Work order: Please give the number of lines in the material below that contain "smaller", and provide nothing besides that number.

Data provided:

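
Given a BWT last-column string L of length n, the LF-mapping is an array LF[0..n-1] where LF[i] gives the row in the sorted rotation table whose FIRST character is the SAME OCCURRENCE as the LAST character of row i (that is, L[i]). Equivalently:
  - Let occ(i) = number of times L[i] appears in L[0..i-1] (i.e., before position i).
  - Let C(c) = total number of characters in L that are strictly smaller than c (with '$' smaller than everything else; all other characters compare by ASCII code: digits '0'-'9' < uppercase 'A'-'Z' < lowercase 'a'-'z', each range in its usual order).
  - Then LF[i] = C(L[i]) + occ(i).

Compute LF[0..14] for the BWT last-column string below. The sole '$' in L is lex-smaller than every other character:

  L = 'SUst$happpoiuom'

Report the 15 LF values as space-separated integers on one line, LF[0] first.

Char counts: '$':1, 'S':1, 'U':1, 'a':1, 'h':1, 'i':1, 'm':1, 'o':2, 'p':3, 's':1, 't':1, 'u':1
C (first-col start): C('$')=0, C('S')=1, C('U')=2, C('a')=3, C('h')=4, C('i')=5, C('m')=6, C('o')=7, C('p')=9, C('s')=12, C('t')=13, C('u')=14
L[0]='S': occ=0, LF[0]=C('S')+0=1+0=1
L[1]='U': occ=0, LF[1]=C('U')+0=2+0=2
L[2]='s': occ=0, LF[2]=C('s')+0=12+0=12
L[3]='t': occ=0, LF[3]=C('t')+0=13+0=13
L[4]='$': occ=0, LF[4]=C('$')+0=0+0=0
L[5]='h': occ=0, LF[5]=C('h')+0=4+0=4
L[6]='a': occ=0, LF[6]=C('a')+0=3+0=3
L[7]='p': occ=0, LF[7]=C('p')+0=9+0=9
L[8]='p': occ=1, LF[8]=C('p')+1=9+1=10
L[9]='p': occ=2, LF[9]=C('p')+2=9+2=11
L[10]='o': occ=0, LF[10]=C('o')+0=7+0=7
L[11]='i': occ=0, LF[11]=C('i')+0=5+0=5
L[12]='u': occ=0, LF[12]=C('u')+0=14+0=14
L[13]='o': occ=1, LF[13]=C('o')+1=7+1=8
L[14]='m': occ=0, LF[14]=C('m')+0=6+0=6

Answer: 1 2 12 13 0 4 3 9 10 11 7 5 14 8 6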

Task result: 2